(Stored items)
....................
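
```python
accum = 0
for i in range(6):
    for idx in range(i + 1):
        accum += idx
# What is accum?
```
Trace:
  accum=0
  accum=0, i=0, idx=0
  accum=0, i=1, idx=0
  accum=1, i=1, idx=1
  accum=1, i=2, idx=0
  accum=2, i=2, idx=1
  accum=4, i=2, idx=2
  accum=4, i=3, idx=0
  accum=5, i=3, idx=1
  accum=7, i=3, idx=2
  accum=10, i=3, idx=3
  accum=10, i=4, idx=0
  accum=11, i=4, idx=1
  accum=13, i=4, idx=2
  accum=16, i=4, idx=3
  accum=20, i=4, idx=4
  accum=20, i=5, idx=0
  accum=21, i=5, idx=1
  accum=23, i=5, idx=2
  accum=26, i=5, idx=3
  accum=30, i=5, idx=4
  accum=35, i=5, idx=5

Final answer: 35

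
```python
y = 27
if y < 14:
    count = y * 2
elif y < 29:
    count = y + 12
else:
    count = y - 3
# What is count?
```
Trace:
  y=27
  y=27, count=39

Final answer: 39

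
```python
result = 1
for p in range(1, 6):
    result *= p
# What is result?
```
Trace:
  result=1
  result=1, p=1
  result=2, p=2
  result=6, p=3
  result=24, p=4
  result=120, p=5

Final answer: 120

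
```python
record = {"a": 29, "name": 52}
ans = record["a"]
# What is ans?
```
Trace:
  record={'a': 29, 'name': 52}
  record={'a': 29, 'name': 52}, ans=29

Final answer: 29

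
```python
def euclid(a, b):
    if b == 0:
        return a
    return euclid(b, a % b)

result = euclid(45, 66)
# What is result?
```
Call trace:
euclid(a=45, b=66)
  euclid(a=66, b=45)
    euclid(a=45, b=21)
      euclid(a=21, b=3)
        euclid(a=3, b=0)
        -> return 3
      -> return 3
    -> return 3
  -> return 3
-> return 3

Final answer: 3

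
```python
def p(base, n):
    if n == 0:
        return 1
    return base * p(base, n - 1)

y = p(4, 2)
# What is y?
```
Call trace:
p(base=4, n=2)
  p(base=4, n=1)
    p(base=4, n=0)
    -> return 1
  -> return 4
-> return 16

Final answer: 16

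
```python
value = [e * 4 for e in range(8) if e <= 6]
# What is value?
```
Trace:
  e=0
  e=1
  e=2
  e=3
  e=4
  e=5
  e=6
  e=7
  value=[0, 4, 8, 12, 16, 20, 24]

Final answer: [0, 4, 8, 12, 16, 20, 24]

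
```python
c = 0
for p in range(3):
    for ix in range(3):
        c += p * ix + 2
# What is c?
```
Trace:
  c=0
  c=2, p=0, ix=0
  c=4, p=0, ix=1
  c=6, p=0, ix=2
  c=8, p=1, ix=0
  c=11, p=1, ix=1
  c=15, p=1, ix=2
  c=17, p=2, ix=0
  c=21, p=2, ix=1
  c=27, p=2, ix=2

Final answer: 27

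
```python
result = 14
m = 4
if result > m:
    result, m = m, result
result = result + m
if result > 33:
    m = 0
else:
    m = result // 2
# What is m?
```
Trace:
  result=14
  result=14, m=4
  result=4, m=14
  result=18, m=14
  result=18, m=9

Final answer: 9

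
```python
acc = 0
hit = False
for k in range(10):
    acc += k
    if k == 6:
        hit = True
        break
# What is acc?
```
Trace:
  acc=0
  acc=0, hit=False
  acc=0, hit=False, k=0
  acc=1, hit=False, k=1
  acc=3, hit=False, k=2
  acc=6, hit=False, k=3
  acc=10, hit=False, k=4
  acc=15, hit=False, k=5
  acc=21, hit=True, k=6

Final answer: 21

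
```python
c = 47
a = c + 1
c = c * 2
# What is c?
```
Trace:
  c=47
  c=47, a=48
  c=94, a=48

Final answer: 94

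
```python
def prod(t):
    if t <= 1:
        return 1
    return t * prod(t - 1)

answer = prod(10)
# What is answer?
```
Call trace:
prod(t=10)
  prod(t=9)
    prod(t=8)
      prod(t=7)
        prod(t=6)
          prod(t=5)
            prod(t=4)
              prod(t=3)
                prod(t=2)
                  prod(t=1)
                  -> return 1
                -> return 2
              -> return 6
            -> return 24
          -> return 120
        -> return 720
      -> return 5040
    -> return 40320
  -> return 362880
-> return 3628800

Final answer: 3628800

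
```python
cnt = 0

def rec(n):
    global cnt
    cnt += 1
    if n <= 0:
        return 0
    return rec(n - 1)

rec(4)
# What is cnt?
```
Call trace:
rec(n=4)
  rec(n=3)
    rec(n=2)
      rec(n=1)
        rec(n=0)
        -> return 0
      -> return 0
    -> return 0
  -> return 0
-> return 0

cnt is incremented once per call. rec is entered once for each n = 4, 3, 2, 1, 0 (the n <= 0 call returns without recursing), i.e. 4 + 1 calls.
cnt = 5

Final answer: 5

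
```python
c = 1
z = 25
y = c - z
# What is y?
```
Trace:
  c=1
  c=1, z=25
  c=1, z=25, y=-24

Final answer: -24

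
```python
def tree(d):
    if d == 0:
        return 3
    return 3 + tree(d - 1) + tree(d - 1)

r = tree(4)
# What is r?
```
Call trace (a repeated sub-call is expanded the first time; later identical calls just restate its return value):
tree(d=4)
  tree(d=3)
    tree(d=2)
      tree(d=1)
        tree(d=0)
        -> return 3
        tree(d=0)
        -> return 3
      -> return 9
      tree(d=1) -> return 9  (same call as traced above)
    -> return 21
    tree(d=2) -> return 21  (same call as traced above)
  -> return 45
  tree(d=3) -> return 45  (same call as traced above)
-> return 93

Final answer: 93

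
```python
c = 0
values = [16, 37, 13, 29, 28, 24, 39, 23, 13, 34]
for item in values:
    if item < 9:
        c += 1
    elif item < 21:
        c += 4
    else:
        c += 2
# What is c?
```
Trace:
  c=0
  c=4, item=16
  c=6, item=37
  c=10, item=13
  c=12, item=29
  c=14, item=28
  c=16, item=24
  c=18, item=39
  c=20, item=23
  c=24, item=13
  c=26, item=34

Final answer: 26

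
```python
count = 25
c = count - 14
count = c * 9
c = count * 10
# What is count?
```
Trace:
  count=25
  count=25, c=11
  count=99, c=11
  count=99, c=990

Final answer: 99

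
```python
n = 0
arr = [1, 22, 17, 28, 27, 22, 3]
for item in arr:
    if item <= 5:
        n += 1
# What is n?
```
Trace:
  n=0
  n=1, item=1
  n=1, item=22
  n=1, item=17
  n=1, item=28
  n=1, item=27
  n=1, item=22
  n=2, item=3

Final answer: 2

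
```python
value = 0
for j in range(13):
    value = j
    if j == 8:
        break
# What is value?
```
Trace:
  value=0
  value=0, j=0
  value=1, j=1
  value=2, j=2
  value=3, j=3
  value=4, j=4
  value=5, j=5
  value=6, j=6
  value=7, j=7
  value=8, j=8

Final answer: 8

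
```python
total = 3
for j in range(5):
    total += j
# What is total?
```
Trace:
  total=3
  total=3, j=0
  total=4, j=1
  total=6, j=2
  total=9, j=3
  total=13, j=4

Final answer: 13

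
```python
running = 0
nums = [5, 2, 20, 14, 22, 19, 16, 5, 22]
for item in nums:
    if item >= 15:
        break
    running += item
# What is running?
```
Trace:
  running=0
  running=5, item=5
  running=7, item=2
  running=7, item=20

Final answer: 7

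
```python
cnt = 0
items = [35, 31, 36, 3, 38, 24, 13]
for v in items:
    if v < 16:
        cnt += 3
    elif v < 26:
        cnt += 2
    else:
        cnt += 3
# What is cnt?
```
Trace:
  cnt=0
  cnt=3, v=35
  cnt=6, v=31
  cnt=9, v=36
  cnt=12, v=3
  cnt=15, v=38
  cnt=17, v=24
  cnt=20, v=13

Final answer: 20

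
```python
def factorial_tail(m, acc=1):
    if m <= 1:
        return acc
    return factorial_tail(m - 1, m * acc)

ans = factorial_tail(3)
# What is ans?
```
Call trace:
factorial_tail(m=3, acc=1)
  factorial_tail(m=2, acc=3)
    factorial_tail(m=1, acc=6)
    -> return 6
  -> return 6
-> return 6

Final answer: 6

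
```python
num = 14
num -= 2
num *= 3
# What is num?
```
Trace:
  num=14
  num=12
  num=36

Final answer: 36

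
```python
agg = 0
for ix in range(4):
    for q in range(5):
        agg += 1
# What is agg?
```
Trace:
  agg=0
  agg=1, ix=0, q=0
  agg=2, ix=0, q=1
  agg=3, ix=0, q=2
  agg=4, ix=0, q=3
  agg=5, ix=0, q=4
  agg=6, ix=1, q=0
  agg=7, ix=1, q=1
  agg=8, ix=1, q=2
  agg=9, ix=1, q=3
  agg=10, ix=1, q=4
  agg=11, ix=2, q=0
  agg=12, ix=2, q=1
  agg=13, ix=2, q=2
  agg=14, ix=2, q=3
  agg=15, ix=2, q=4
  agg=16, ix=3, q=0
  agg=17, ix=3, q=1
  agg=18, ix=3, q=2
  agg=19, ix=3, q=3
  agg=20, ix=3, q=4

Final answer: 20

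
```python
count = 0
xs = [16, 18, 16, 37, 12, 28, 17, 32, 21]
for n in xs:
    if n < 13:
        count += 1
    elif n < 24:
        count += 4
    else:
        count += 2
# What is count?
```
Trace:
  count=0
  count=4, n=16
  count=8, n=18
  count=12, n=16
  count=14, n=37
  count=15, n=12
  count=17, n=28
  count=21, n=17
  count=23, n=32
  count=27, n=21

Final answer: 27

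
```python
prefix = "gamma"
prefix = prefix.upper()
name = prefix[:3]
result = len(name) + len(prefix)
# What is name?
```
Trace:
  prefix='gamma'
  prefix='GAMMA'
  prefix='GAMMA', name='GAM'
  prefix='GAMMA', name='GAM', result=8

Final answer: 'GAM'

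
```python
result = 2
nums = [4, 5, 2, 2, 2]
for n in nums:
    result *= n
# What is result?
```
Trace:
  result=2
  result=8, n=4
  result=40, n=5
  result=80, n=2
  result=160, n=2
  result=320, n=2

Final answer: 320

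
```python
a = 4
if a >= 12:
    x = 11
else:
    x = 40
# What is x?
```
Trace:
  a=4
  a=4, x=40

Final answer: 40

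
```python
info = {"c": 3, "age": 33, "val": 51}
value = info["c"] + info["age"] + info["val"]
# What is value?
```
Trace:
  info={'c': 3, 'age': 33, 'val': 51}
  info={'c': 3, 'age': 33, 'val': 51}, value=87

Final answer: 87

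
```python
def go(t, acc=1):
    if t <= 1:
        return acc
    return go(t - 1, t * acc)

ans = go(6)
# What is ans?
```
Call trace:
go(t=6, acc=1)
  go(t=5, acc=6)
    go(t=4, acc=30)
      go(t=3, acc=120)
        go(t=2, acc=360)
          go(t=1, acc=720)
          -> return 720
        -> return 720
      -> return 720
    -> return 720
  -> return 720
-> return 720

Final answer: 720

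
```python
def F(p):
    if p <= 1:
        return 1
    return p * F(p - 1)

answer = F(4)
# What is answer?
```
Call trace:
F(p=4)
  F(p=3)
    F(p=2)
      F(p=1)
      -> return 1
    -> return 2
  -> return 6
-> return 24

Final answer: 24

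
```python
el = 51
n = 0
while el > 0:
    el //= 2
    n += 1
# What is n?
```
Trace:
  el=51
  el=51, n=0
  el=25, n=1
  el=12, n=2
  el=6, n=3
  el=3, n=4
  el=1, n=5
  el=0, n=6

Final answer: 6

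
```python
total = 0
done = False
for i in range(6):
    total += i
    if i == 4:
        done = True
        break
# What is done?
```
Trace:
  total=0
  total=0, done=False
  total=0, done=False, i=0
  total=1, done=False, i=1
  total=3, done=False, i=2
  total=6, done=False, i=3
  total=10, done=True, i=4

Final answer: True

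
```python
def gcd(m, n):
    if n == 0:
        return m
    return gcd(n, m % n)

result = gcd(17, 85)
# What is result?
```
Call trace:
gcd(m=17, n=85)
  gcd(m=85, n=17)
    gcd(m=17, n=0)
    -> return 17
  -> return 17
-> return 17

Final answer: 17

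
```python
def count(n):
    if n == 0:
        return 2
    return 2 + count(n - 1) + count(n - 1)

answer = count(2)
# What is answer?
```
Call trace (a repeated sub-call is expanded the first time; later identical calls just restate its return value):
count(n=2)
  count(n=1)
    count(n=0)
    -> return 2
    count(n=0)
    -> return 2
  -> return 6
  count(n=1) -> return 6  (same call as traced above)
-> return 14

Final answer: 14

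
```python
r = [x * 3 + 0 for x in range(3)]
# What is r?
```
Trace:
  x=0
  x=1
  x=2
  r=[0, 3, 6]

Final answer: [0, 3, 6]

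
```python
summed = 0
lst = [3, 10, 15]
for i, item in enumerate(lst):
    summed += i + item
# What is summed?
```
Trace:
  summed=0
  summed=3, i=0, item=3
  summed=14, i=1, item=10
  summed=31, i=2, item=15

Final answer: 31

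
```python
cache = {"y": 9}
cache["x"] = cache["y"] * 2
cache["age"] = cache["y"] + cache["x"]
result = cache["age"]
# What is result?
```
Trace:
  cache={'y': 9}
  cache={'y': 9, 'x': 18}
  cache={'y': 9, 'x': 18, 'age': 27}
  cache={'y': 9, 'x': 18, 'age': 27}, result=27

Final answer: 27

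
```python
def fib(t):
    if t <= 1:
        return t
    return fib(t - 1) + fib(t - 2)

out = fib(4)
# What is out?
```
Call trace (a repeated sub-call is expanded the first time; later identical calls just restate its return value):
fib(t=4)
  fib(t=3)
    fib(t=2)
      fib(t=1)
      -> return 1
      fib(t=0)
      -> return 0
    -> return 1
    fib(t=1)
    -> return 1
  -> return 2
  fib(t=2) -> return 1  (same call as traced above)
-> return 3

Final answer: 3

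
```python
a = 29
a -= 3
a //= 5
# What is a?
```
Trace:
  a=29
  a=26
  a=5

Final answer: 5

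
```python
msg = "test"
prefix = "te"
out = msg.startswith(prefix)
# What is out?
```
Trace:
  msg='test'
  msg='test', prefix='te'
  msg='test', prefix='te', out=True

Final answer: True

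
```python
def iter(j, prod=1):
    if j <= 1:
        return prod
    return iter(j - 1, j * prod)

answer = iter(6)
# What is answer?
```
Call trace:
iter(j=6, prod=1)
  iter(j=5, prod=6)
    iter(j=4, prod=30)
      iter(j=3, prod=120)
        iter(j=2, prod=360)
          iter(j=1, prod=720)
          -> return 720
        -> return 720
      -> return 720
    -> return 720
  -> return 720
-> return 720

Final answer: 720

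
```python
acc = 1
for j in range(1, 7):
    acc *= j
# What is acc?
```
Trace:
  acc=1
  acc=1, j=1
  acc=2, j=2
  acc=6, j=3
  acc=24, j=4
  acc=120, j=5
  acc=720, j=6

Final answer: 720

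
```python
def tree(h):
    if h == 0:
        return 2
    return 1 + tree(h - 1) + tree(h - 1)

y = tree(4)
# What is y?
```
Call trace (a repeated sub-call is expanded the first time; later identical calls just restate its return value):
tree(h=4)
  tree(h=3)
    tree(h=2)
      tree(h=1)
        tree(h=0)
        -> return 2
        tree(h=0)
        -> return 2
      -> return 5
      tree(h=1) -> return 5  (same call as traced above)
    -> return 11
    tree(h=2) -> return 11  (same call as traced above)
  -> return 23
  tree(h=3) -> return 23  (same call as traced above)
-> return 47

Final answer: 47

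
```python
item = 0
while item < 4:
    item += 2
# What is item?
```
Trace:
  item=0
  item=2
  item=4

Final answer: 4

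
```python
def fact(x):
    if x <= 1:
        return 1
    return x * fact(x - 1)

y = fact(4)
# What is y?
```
Call trace:
fact(x=4)
  fact(x=3)
    fact(x=2)
      fact(x=1)
      -> return 1
    -> return 2
  -> return 6
-> return 24

Final answer: 24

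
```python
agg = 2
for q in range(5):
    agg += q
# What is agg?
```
Trace:
  agg=2
  agg=2, q=0
  agg=3, q=1
  agg=5, q=2
  agg=8, q=3
  agg=12, q=4

Final answer: 12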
....................
▶ [PROMPT] Whenever the word "nums" shows up in a line of the entries, list that line.

▶ [ANSWER BOX]
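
nums = [5, 2, 20, 14, 22, 19, 16, 5, 22]
for item in nums:
nums = [4, 5, 2, 2, 2]
for n in nums: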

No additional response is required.